* Instructions to follow:
Only lines holding "following" are needed; copy each of them from the data below.

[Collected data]

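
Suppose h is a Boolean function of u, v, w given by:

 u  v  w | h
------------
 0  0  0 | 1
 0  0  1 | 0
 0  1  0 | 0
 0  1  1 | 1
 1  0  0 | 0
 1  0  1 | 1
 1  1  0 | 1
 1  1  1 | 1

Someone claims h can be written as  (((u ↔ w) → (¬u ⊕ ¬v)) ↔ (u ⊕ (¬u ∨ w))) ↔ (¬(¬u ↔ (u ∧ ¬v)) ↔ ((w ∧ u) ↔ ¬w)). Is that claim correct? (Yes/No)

No

Check the formula against h row by row:
  u=0, v=0, w=0: formula gives 1, h = 1 ✓
  u=0, v=0, w=1: formula gives 1, but h = 0 ✗
Since they disagree at (0,0,1), the expression is not a correct formula for h.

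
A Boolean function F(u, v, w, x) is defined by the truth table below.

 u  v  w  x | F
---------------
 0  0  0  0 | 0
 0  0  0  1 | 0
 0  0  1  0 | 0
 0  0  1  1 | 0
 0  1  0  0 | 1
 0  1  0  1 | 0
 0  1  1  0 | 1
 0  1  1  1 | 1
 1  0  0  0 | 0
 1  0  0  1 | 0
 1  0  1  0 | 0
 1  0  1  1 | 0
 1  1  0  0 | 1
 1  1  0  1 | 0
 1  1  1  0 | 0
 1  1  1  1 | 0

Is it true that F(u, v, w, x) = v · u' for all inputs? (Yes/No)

Test each input against both F and the formula:
  u=0, v=0, w=0, x=0: formula gives 0, F = 0 ✓
  u=0, v=0, w=0, x=1: formula gives 0, F = 0 ✓
  u=0, v=0, w=1, x=0: formula gives 0, F = 0 ✓
  u=0, v=0, w=1, x=1: formula gives 0, F = 0 ✓
  …
  u=0, v=1, w=0, x=1: formula gives 1, but F = 0 ✗
Since they disagree at (0,1,0,1), the expression is not a correct formula for F.

No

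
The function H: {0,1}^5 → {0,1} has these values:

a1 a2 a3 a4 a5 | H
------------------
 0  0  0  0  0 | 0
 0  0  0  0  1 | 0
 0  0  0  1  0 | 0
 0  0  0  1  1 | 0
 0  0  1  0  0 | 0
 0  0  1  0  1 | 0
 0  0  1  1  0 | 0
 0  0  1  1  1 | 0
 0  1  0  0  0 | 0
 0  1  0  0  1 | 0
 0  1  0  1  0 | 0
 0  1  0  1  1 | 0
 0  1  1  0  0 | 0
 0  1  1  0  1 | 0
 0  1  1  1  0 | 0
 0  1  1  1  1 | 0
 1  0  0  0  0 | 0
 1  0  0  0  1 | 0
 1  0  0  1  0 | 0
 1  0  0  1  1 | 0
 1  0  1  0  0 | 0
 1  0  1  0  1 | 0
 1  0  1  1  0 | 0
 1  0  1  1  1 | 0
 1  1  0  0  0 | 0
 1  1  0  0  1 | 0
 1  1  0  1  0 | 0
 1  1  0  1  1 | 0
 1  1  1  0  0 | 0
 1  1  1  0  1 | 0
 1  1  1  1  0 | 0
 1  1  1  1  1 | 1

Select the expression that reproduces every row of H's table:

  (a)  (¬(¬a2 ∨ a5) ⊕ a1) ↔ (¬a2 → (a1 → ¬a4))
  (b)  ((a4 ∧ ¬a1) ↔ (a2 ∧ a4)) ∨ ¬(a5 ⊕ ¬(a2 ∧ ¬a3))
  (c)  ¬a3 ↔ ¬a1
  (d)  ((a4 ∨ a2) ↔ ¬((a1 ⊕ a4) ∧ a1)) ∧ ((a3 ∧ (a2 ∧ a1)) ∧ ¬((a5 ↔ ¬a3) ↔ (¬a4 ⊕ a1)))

d

(a): at (0,1,0,0,0) it gives 1, but H = 0 — eliminated.
(b): at (0,0,0,0,0) it gives 1, but H = 0 — eliminated.
(c): at (0,0,0,0,0) it gives 1, but H = 0 — eliminated.
(d) is the remaining candidate, and it agrees with H on all 32 inputs.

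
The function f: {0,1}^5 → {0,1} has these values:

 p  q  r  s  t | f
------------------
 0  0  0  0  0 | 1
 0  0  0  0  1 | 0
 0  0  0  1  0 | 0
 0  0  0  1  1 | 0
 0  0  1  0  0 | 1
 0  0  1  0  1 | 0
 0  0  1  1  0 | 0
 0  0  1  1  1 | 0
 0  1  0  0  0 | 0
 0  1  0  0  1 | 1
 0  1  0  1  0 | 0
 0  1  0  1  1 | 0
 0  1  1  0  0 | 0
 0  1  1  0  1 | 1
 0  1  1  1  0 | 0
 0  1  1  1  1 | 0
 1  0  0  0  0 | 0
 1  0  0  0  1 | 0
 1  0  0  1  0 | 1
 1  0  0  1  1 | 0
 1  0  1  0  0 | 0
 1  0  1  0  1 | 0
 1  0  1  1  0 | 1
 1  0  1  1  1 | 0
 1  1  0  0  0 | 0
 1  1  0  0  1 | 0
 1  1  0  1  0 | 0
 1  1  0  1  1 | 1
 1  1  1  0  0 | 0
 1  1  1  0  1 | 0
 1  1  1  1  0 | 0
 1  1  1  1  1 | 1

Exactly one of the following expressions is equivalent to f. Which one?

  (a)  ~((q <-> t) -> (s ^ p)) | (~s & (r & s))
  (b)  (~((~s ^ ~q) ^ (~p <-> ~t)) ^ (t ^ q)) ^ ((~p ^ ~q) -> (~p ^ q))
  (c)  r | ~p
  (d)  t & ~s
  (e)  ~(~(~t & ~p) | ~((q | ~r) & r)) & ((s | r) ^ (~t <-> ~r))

(b): at (0,0,0,0,1) it gives 1, but f = 0 — eliminated.
(c): at (0,0,0,0,1) it gives 1, but f = 0 — eliminated.
(d): at (0,0,0,0,0) it gives 0, but f = 1 — eliminated.
(e): at (0,0,0,0,0) it gives 0, but f = 1 — eliminated.
Only (a) survives; checking it on all 32 rows confirms it matches f.

a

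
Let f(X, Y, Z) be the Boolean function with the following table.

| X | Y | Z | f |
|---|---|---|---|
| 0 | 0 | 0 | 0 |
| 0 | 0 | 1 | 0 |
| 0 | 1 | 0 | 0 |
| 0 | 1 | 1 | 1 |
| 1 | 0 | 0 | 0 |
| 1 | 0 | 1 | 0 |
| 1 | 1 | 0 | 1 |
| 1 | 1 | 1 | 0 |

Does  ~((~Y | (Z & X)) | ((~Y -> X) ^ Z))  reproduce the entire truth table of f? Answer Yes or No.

Check the formula against f row by row:
  X=0, Y=0, Z=0: formula gives 0, f = 0 ✓
  X=0, Y=0, Z=1: formula gives 0, f = 0 ✓
  X=0, Y=1, Z=0: formula gives 0, f = 0 ✓
  X=0, Y=1, Z=1: formula gives 1, f = 1 ✓
  X=1, Y=0, Z=0: formula gives 0, f = 0 ✓
  …
  X=1, Y=1, Z=0: formula gives 0, but f = 1 ✗
Row (1,1,0) is a counterexample, so the formula is not equivalent to f.

No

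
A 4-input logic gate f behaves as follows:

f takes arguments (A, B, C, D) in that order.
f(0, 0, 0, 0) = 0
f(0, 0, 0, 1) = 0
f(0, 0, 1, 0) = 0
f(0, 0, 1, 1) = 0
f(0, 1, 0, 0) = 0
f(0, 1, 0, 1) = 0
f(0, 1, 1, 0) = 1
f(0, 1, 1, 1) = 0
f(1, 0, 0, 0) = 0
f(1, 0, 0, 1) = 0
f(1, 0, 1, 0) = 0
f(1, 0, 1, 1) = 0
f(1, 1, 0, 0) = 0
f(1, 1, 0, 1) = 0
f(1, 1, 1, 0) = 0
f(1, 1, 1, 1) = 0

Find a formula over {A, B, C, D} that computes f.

f(A, B, C, D) = ((¬A ∧ B) ∧ C) ∧ ¬D

Only row (0,1,1,0) gives 1. That row's minterm ¬A·B·C·¬D is f directly.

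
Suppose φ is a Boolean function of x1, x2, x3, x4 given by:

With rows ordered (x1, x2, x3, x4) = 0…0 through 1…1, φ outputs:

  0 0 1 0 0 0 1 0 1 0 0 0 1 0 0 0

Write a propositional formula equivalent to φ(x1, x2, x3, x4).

The 1-rows are (0,0,1,0), (0,1,1,0), (1,0,0,0), (1,1,0,0). Each contributes one minterm — ¬x1·¬x2·x3·¬x4; ¬x1·x2·x3·¬x4; x1·¬x2·¬x3·¬x4; x1·x2·¬x3·¬x4 — and their disjunction is a sum-of-products form of φ.

φ(x1, x2, x3, x4) = (((((x1' · x2') · x3) · x4') + (((x1' · x2) · x3) · x4')) + (((x1 · x2') · x3') · x4')) + (((x1 · x2) · x3') · x4')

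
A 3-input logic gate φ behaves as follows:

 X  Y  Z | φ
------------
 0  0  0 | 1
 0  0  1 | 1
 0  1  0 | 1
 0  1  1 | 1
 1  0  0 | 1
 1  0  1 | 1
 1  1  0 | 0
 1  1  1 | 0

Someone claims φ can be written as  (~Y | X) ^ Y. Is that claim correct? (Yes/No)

Yes

Test each input against both φ and the formula:
  X=0, Y=0, Z=0: formula gives 1, φ = 1 ✓
  X=0, Y=0, Z=1: formula gives 1, φ = 1 ✓
  X=0, Y=1, Z=0: formula gives 1, φ = 1 ✓
  X=0, Y=1, Z=1: formula gives 1, φ = 1 ✓
  X=1, Y=0, Z=0: formula gives 1, φ = 1 ✓
  …and likewise for the remaining 3 rows.
Every row agrees, so the formula is equivalent.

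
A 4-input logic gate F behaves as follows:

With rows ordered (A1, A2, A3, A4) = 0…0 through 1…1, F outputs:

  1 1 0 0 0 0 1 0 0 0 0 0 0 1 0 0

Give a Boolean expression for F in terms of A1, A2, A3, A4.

F=1 on 4 inputs: (0,0,0,0), (0,0,0,1), (0,1,1,0), (1,1,0,1). Reading each as a conjunction of literals (¬A1·¬A2·¬A3·¬A4, ¬A1·¬A2·¬A3·A4, ¬A1·A2·A3·¬A4, A1·A2·¬A3·A4) and taking the OR gives the canonical DNF.

F(A1, A2, A3, A4) = (((((A1' · A2') · A3') · A4') + (((A1' · A2') · A3') · A4)) + (((A1' · A2) · A3) · A4')) + (((A1 · A2) · A3') · A4)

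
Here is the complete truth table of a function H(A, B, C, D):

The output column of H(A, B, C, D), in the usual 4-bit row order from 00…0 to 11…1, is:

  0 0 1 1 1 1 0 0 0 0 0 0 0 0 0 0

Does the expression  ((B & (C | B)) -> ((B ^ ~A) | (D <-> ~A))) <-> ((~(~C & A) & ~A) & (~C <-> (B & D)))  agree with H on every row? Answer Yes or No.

Yes

Check the formula against H row by row:
  A=0, B=0, C=0, D=0: formula gives 0, H = 0 ✓
  A=0, B=0, C=0, D=1: formula gives 0, H = 0 ✓
  A=0, B=0, C=1, D=0: formula gives 1, H = 1 ✓
  A=0, B=0, C=1, D=1: formula gives 1, H = 1 ✓
  …and likewise for the remaining 12 rows.
Every row agrees, so the formula is equivalent.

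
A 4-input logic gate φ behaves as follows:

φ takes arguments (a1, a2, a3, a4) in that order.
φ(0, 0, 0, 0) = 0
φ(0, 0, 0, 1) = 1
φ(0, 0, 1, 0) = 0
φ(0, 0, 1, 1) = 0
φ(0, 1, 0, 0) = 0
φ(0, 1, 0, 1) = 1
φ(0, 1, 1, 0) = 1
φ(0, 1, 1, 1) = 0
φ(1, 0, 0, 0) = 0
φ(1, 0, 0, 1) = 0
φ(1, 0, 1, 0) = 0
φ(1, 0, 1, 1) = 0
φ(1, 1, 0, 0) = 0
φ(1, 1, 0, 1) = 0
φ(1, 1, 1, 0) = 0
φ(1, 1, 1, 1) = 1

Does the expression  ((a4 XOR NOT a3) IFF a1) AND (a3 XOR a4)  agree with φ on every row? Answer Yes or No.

Evaluate ((a4 XOR NOT a3) IFF a1) AND (a3 XOR a4) on each row and compare to φ:
  a1=0, a2=0, a3=0, a4=0: formula gives 0, φ = 0 ✓
  a1=0, a2=0, a3=0, a4=1: formula gives 1, φ = 1 ✓
  a1=0, a2=0, a3=1, a4=0: formula gives 1, but φ = 0 ✗
Since they disagree at (0,0,1,0), the expression is not a correct formula for φ.

No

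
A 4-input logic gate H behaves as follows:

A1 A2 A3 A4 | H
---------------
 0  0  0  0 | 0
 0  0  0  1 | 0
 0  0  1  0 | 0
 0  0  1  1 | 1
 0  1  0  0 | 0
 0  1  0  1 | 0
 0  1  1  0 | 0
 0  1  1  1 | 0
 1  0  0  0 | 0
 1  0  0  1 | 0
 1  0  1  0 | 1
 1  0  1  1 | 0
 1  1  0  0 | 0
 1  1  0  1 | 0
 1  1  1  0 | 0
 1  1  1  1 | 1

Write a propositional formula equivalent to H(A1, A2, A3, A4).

The 1-rows are (0,0,1,1), (1,0,1,0), (1,1,1,1). Each contributes one minterm — ¬A1·¬A2·A3·A4; A1·¬A2·A3·¬A4; A1·A2·A3·A4 — and their disjunction is a sum-of-products form of H.

H(A1, A2, A3, A4) = ((((¬A1 ∧ ¬A2) ∧ A3) ∧ A4) ∨ (((A1 ∧ ¬A2) ∧ A3) ∧ ¬A4)) ∨ (((A1 ∧ A2) ∧ A3) ∧ A4)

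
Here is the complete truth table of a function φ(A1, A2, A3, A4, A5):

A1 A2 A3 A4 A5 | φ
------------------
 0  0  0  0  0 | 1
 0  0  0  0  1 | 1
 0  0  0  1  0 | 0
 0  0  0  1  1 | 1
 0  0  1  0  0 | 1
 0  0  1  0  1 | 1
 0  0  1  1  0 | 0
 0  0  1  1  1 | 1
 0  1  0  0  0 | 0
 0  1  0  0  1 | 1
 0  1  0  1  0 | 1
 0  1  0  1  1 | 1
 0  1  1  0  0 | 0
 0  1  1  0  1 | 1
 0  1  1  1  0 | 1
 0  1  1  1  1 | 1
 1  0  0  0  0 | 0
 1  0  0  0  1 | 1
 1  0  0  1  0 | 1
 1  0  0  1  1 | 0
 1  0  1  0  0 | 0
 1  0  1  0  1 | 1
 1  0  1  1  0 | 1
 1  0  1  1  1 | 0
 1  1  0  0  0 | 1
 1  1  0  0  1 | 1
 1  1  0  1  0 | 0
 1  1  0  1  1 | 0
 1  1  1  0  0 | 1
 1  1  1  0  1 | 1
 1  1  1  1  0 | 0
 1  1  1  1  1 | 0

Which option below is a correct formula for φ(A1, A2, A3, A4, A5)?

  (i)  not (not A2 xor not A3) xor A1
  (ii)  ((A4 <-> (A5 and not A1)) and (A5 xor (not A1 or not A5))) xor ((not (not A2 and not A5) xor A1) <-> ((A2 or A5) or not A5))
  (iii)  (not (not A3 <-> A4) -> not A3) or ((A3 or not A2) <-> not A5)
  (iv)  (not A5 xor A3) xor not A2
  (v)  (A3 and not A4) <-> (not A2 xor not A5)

ii

(i) disagrees with φ on (0,0,0,1,0) (formula → 1, table → 0); rule it out.
(iii) disagrees with φ on (0,0,0,1,0) (formula → 1, table → 0); rule it out.
(iv) disagrees with φ on (0,0,0,0,0) (formula → 0, table → 1); rule it out.
(v) disagrees with φ on (0,0,0,0,1) (formula → 0, table → 1); rule it out.
Only (ii) survives; checking it on all 32 rows confirms it matches φ.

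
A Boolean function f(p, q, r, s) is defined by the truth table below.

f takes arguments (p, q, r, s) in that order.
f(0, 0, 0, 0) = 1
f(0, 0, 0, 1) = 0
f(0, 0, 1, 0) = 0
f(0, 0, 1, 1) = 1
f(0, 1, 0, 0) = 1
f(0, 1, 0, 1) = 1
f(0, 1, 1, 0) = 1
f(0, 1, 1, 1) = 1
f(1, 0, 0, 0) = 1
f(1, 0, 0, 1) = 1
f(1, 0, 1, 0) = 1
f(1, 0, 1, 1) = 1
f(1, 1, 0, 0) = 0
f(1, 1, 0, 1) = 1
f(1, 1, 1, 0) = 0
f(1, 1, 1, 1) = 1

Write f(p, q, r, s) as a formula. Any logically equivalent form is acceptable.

f is 0 on only 4 rows — (0,0,0,1), (0,0,1,0), (1,1,0,0), (1,1,1,0). Writing each as a minterm (¬p·¬q·¬r·s, ¬p·¬q·r·¬s, p·q·¬r·¬s, p·q·r·¬s) and OR-ing them characterizes exactly where f=0, so f is the negation of that disjunction.

f(p, q, r, s) = ~((((((~p & ~q) & ~r) & s) | (((~p & ~q) & r) & ~s)) | (((p & q) & ~r) & ~s)) | (((p & q) & r) & ~s))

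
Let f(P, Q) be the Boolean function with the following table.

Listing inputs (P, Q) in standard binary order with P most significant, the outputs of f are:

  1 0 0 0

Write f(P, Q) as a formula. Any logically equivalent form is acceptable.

f(P, Q) = ¬P ∧ ¬Q

Only row (0,0) gives 1. That row's minterm ¬P·¬Q is f directly.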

* Response for this exercise:
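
Exactly one of the following expressions is equivalent to f. Which one?
Let f(X, Y, Z) be the Boolean function with the following table.
Let f(P, Q) be the Boolean function with the following table.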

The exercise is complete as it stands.